• _What this task involves_
Note each line of the entries that includes "DrawingCanvas". Then copy those lines.

________________

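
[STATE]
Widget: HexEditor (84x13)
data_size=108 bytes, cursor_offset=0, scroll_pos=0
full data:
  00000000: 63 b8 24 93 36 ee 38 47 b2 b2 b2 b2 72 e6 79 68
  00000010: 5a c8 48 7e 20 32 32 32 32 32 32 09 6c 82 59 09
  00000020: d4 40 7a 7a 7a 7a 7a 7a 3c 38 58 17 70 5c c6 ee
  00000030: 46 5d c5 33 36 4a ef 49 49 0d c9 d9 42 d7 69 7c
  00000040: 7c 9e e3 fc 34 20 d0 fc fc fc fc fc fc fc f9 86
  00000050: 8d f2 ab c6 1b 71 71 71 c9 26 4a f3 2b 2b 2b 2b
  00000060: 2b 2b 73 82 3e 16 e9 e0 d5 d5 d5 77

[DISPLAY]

00000000  63 b8 24 93 36 ee 38 47  b2 b2 b2 b2 72 e6 79 68  |c.$.6.8G....r.yh|      
00000010  5a c8 48 7e 20 32 32 32  32 32 32 09 6c 82 59 09  |Z.H~ 222222.l.Y.|      
00000020  d4 40 7a 7a 7a 7a 7a 7a  3c 38 58 17 70 5c c6 ee  |.@zzzzzz<8X.p\..|      
00000030  46 5d c5 33 36 4a ef 49  49 0d c9 d9 42 d7 69 7c  |F].36J.II...B.i||      
00000040  7c 9e e3 fc 34 20 d0 fc  fc fc fc fc fc fc f9 86  ||...4 ..........|      
00000050  8d f2 ab c6 1b 71 71 71  c9 26 4a f3 2b 2b 2b 2b  |.....qqq.&J.++++|      
00000060  2b 2b 73 82 3e 16 e9 e0  d5 d5 d5 77              |++s.>......w    |      
                                                                                    
                                                                                    
                                                                                    
                                                                                    
                                                                                    
                                                                                    


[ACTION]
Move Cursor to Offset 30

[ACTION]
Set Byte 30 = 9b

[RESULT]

00000000  63 b8 24 93 36 ee 38 47  b2 b2 b2 b2 72 e6 79 68  |c.$.6.8G....r.yh|      
00000010  5a c8 48 7e 20 32 32 32  32 32 32 09 6c 82 9B 09  |Z.H~ 222222.l...|      
00000020  d4 40 7a 7a 7a 7a 7a 7a  3c 38 58 17 70 5c c6 ee  |.@zzzzzz<8X.p\..|      
00000030  46 5d c5 33 36 4a ef 49  49 0d c9 d9 42 d7 69 7c  |F].36J.II...B.i||      
00000040  7c 9e e3 fc 34 20 d0 fc  fc fc fc fc fc fc f9 86  ||...4 ..........|      
00000050  8d f2 ab c6 1b 71 71 71  c9 26 4a f3 2b 2b 2b 2b  |.....qqq.&J.++++|      
00000060  2b 2b 73 82 3e 16 e9 e0  d5 d5 d5 77              |++s.>......w    |      
                                                                                    
                                                                                    
                                                                                    
                                                                                    
                                                                                    
                                                                                    


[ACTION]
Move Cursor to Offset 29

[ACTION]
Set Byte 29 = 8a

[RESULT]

00000000  63 b8 24 93 36 ee 38 47  b2 b2 b2 b2 72 e6 79 68  |c.$.6.8G....r.yh|      
00000010  5a c8 48 7e 20 32 32 32  32 32 32 09 6c 8A 9b 09  |Z.H~ 222222.l...|      
00000020  d4 40 7a 7a 7a 7a 7a 7a  3c 38 58 17 70 5c c6 ee  |.@zzzzzz<8X.p\..|      
00000030  46 5d c5 33 36 4a ef 49  49 0d c9 d9 42 d7 69 7c  |F].36J.II...B.i||      
00000040  7c 9e e3 fc 34 20 d0 fc  fc fc fc fc fc fc f9 86  ||...4 ..........|      
00000050  8d f2 ab c6 1b 71 71 71  c9 26 4a f3 2b 2b 2b 2b  |.....qqq.&J.++++|      
00000060  2b 2b 73 82 3e 16 e9 e0  d5 d5 d5 77              |++s.>......w    |      
                                                                                    
                                                                                    
                                                                                    
                                                                                    
                                                                                    
                                                                                    


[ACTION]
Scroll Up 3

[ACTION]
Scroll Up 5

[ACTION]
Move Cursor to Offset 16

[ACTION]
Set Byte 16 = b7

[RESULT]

00000000  63 b8 24 93 36 ee 38 47  b2 b2 b2 b2 72 e6 79 68  |c.$.6.8G....r.yh|      
00000010  B7 c8 48 7e 20 32 32 32  32 32 32 09 6c 8a 9b 09  |..H~ 222222.l...|      
00000020  d4 40 7a 7a 7a 7a 7a 7a  3c 38 58 17 70 5c c6 ee  |.@zzzzzz<8X.p\..|      
00000030  46 5d c5 33 36 4a ef 49  49 0d c9 d9 42 d7 69 7c  |F].36J.II...B.i||      
00000040  7c 9e e3 fc 34 20 d0 fc  fc fc fc fc fc fc f9 86  ||...4 ..........|      
00000050  8d f2 ab c6 1b 71 71 71  c9 26 4a f3 2b 2b 2b 2b  |.....qqq.&J.++++|      
00000060  2b 2b 73 82 3e 16 e9 e0  d5 d5 d5 77              |++s.>......w    |      
                                                                                    
                                                                                    
                                                                                    
                                                                                    
                                                                                    
                                                                                    


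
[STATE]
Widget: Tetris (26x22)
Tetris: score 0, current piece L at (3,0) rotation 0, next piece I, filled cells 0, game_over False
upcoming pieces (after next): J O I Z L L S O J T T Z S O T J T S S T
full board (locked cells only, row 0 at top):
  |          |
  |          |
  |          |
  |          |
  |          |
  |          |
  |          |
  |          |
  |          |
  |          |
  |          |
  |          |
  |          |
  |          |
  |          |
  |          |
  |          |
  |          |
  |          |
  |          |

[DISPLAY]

     ▒    │Next:          
   ▒▒▒    │████           
          │               
          │               
          │               
          │               
          │Score:         
          │0              
          │               
          │               
          │               
          │               
          │               
          │               
          │               
          │               
          │               
          │               
          │               
          │               
          │               
          │               


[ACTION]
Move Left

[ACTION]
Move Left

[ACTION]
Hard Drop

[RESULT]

   ████   │Next:          
          │█              
          │███            
          │               
          │               
          │               
          │Score:         
          │0              
          │               
          │               
          │               
          │               
          │               
          │               
          │               
          │               
          │               
          │               
   ▒      │               
 ▒▒▒      │               
          │               
          │               


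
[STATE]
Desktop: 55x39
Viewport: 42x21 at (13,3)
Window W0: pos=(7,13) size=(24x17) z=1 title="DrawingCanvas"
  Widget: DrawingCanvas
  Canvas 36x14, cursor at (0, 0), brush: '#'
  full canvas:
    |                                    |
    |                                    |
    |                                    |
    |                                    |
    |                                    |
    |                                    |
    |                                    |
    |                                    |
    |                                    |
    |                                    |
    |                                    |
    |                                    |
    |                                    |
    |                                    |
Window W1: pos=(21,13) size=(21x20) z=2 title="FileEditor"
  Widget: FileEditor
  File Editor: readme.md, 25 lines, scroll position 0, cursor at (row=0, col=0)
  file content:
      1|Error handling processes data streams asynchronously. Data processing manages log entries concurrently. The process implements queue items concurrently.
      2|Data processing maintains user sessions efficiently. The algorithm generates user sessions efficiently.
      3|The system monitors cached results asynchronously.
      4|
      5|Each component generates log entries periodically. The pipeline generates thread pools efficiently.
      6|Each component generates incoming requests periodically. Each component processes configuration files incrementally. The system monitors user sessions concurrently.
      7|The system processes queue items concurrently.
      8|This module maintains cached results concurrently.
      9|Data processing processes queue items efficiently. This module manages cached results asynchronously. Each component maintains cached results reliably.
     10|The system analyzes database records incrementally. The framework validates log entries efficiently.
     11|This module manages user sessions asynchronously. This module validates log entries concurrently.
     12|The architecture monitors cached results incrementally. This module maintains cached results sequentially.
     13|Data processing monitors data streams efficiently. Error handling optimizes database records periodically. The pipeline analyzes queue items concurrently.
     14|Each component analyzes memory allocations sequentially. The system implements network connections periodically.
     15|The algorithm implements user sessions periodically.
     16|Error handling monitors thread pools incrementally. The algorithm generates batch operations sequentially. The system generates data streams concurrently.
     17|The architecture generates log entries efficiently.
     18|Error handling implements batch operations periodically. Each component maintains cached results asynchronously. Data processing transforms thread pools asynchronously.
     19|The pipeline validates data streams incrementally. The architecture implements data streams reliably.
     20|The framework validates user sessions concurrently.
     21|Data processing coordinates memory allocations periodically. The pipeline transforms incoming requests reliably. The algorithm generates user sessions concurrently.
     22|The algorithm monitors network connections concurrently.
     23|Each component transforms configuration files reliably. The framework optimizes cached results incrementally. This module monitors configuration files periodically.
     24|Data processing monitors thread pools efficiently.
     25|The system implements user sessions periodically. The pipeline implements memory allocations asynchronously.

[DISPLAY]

                                          
                                          
                                          
                                          
                                          
                                          
                                          
                                          
                                          
                                          
━━━━━━━━┏━━━━━━━━━━━━━━━━━━━┓             
ingCanva┃ FileEditor        ┃             
────────┠───────────────────┨             
        ┃█rror handling pro▲┃             
        ┃Data processing ma█┃             
        ┃The system monitor░┃             
        ┃                  ░┃             
        ┃Each component gen░┃             
        ┃Each component gen░┃             
        ┃The system process░┃             
        ┃This module mainta░┃             


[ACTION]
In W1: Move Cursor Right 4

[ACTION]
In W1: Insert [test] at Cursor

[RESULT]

                                          
                                          
                                          
                                          
                                          
                                          
                                          
                                          
                                          
                                          
━━━━━━━━┏━━━━━━━━━━━━━━━━━━━┓             
ingCanva┃ FileEditor        ┃             
────────┠───────────────────┨             
        ┃Errotest█ handling▲┃             
        ┃Data processing ma█┃             
        ┃The system monitor░┃             
        ┃                  ░┃             
        ┃Each component gen░┃             
        ┃Each component gen░┃             
        ┃The system process░┃             
        ┃This module mainta░┃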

________________

• _Written answer_
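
Window W0: pos=(7,13) size=(24x17) z=1 title="DrawingCanvas"
  Widget: DrawingCanvas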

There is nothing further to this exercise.